Input data:
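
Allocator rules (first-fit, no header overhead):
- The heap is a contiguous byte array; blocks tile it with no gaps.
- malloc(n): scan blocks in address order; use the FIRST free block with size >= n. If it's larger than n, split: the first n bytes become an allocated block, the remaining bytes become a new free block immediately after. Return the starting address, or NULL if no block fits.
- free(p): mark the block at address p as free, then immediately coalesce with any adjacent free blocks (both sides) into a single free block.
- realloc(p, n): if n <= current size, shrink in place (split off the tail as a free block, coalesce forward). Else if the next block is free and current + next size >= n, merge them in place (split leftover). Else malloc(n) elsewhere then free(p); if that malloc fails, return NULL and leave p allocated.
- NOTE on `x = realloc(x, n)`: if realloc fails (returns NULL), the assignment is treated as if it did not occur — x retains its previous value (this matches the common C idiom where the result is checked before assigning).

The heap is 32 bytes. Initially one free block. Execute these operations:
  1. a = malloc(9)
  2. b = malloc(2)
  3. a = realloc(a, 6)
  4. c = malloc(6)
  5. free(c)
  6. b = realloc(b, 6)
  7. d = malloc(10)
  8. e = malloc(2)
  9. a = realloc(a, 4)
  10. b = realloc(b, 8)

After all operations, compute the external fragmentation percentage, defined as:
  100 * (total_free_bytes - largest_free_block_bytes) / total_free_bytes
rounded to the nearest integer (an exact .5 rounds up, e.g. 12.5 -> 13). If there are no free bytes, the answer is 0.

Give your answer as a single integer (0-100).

Answer: 30

Derivation:
Op 1: a = malloc(9) -> a = 0; heap: [0-8 ALLOC][9-31 FREE]
Op 2: b = malloc(2) -> b = 9; heap: [0-8 ALLOC][9-10 ALLOC][11-31 FREE]
Op 3: a = realloc(a, 6) -> a = 0; heap: [0-5 ALLOC][6-8 FREE][9-10 ALLOC][11-31 FREE]
Op 4: c = malloc(6) -> c = 11; heap: [0-5 ALLOC][6-8 FREE][9-10 ALLOC][11-16 ALLOC][17-31 FREE]
Op 5: free(c) -> (freed c); heap: [0-5 ALLOC][6-8 FREE][9-10 ALLOC][11-31 FREE]
Op 6: b = realloc(b, 6) -> b = 9; heap: [0-5 ALLOC][6-8 FREE][9-14 ALLOC][15-31 FREE]
Op 7: d = malloc(10) -> d = 15; heap: [0-5 ALLOC][6-8 FREE][9-14 ALLOC][15-24 ALLOC][25-31 FREE]
Op 8: e = malloc(2) -> e = 6; heap: [0-5 ALLOC][6-7 ALLOC][8-8 FREE][9-14 ALLOC][15-24 ALLOC][25-31 FREE]
Op 9: a = realloc(a, 4) -> a = 0; heap: [0-3 ALLOC][4-5 FREE][6-7 ALLOC][8-8 FREE][9-14 ALLOC][15-24 ALLOC][25-31 FREE]
Op 10: b = realloc(b, 8) -> NULL (b unchanged); heap: [0-3 ALLOC][4-5 FREE][6-7 ALLOC][8-8 FREE][9-14 ALLOC][15-24 ALLOC][25-31 FREE]
Free blocks: [2 1 7] total_free=10 largest=7 -> 100*(10-7)/10 = 300/10 = 30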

Task to complete:
Give back, word for word, only the lines above from the line holding "7. d = malloc(10)" to the line holding "rounded to the", both included.

Task answer:
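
  7. d = malloc(10)
  8. e = malloc(2)
  9. a = realloc(a, 4)
  10. b = realloc(b, 8)

After all operations, compute the external fragmentation percentage, defined as:
  100 * (total_free_bytes - largest_free_block_bytes) / total_free_bytes
rounded to the nearest integer (an exact .5 rounds up, e.g. 12.5 -> 13). If there are no free bytes, the answer is 0.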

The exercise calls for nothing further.